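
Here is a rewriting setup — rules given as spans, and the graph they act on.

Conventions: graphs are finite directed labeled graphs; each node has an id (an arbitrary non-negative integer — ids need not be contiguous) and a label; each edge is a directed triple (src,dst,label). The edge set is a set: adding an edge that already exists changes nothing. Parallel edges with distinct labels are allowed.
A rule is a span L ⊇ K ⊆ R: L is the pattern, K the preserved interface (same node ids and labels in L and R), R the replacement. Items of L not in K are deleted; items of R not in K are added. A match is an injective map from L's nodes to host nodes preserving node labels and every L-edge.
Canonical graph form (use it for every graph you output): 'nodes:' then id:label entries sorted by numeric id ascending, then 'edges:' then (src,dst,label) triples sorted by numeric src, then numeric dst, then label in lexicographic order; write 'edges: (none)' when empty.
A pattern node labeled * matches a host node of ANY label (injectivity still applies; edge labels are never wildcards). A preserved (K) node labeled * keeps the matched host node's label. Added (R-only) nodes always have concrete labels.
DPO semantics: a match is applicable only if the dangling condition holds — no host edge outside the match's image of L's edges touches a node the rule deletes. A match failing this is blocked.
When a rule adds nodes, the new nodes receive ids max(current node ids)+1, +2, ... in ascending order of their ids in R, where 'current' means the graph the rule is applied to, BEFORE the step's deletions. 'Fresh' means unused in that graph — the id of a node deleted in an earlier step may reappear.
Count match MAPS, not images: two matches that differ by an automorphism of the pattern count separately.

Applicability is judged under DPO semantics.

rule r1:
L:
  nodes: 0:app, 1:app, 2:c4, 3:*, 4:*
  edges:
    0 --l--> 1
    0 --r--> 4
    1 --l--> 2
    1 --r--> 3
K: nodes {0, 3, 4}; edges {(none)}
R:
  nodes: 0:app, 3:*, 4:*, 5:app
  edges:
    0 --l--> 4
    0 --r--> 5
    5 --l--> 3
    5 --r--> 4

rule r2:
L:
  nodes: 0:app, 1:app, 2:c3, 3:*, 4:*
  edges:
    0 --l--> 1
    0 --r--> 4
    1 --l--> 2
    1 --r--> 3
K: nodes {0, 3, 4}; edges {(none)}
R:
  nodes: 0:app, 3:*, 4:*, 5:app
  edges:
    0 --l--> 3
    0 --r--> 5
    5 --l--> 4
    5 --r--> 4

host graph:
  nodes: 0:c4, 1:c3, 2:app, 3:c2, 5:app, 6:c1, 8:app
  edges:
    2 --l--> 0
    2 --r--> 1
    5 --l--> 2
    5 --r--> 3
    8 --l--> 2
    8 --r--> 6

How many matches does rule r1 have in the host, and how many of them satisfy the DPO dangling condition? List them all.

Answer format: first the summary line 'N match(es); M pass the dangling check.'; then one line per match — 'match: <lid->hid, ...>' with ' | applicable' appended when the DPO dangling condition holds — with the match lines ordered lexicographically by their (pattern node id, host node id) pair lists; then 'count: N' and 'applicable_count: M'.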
________________________________________
▶ [About this task]: Line by line, count how many lines of the entries contain the word "semantics", and give only that number.

▶ [The completed task]: 2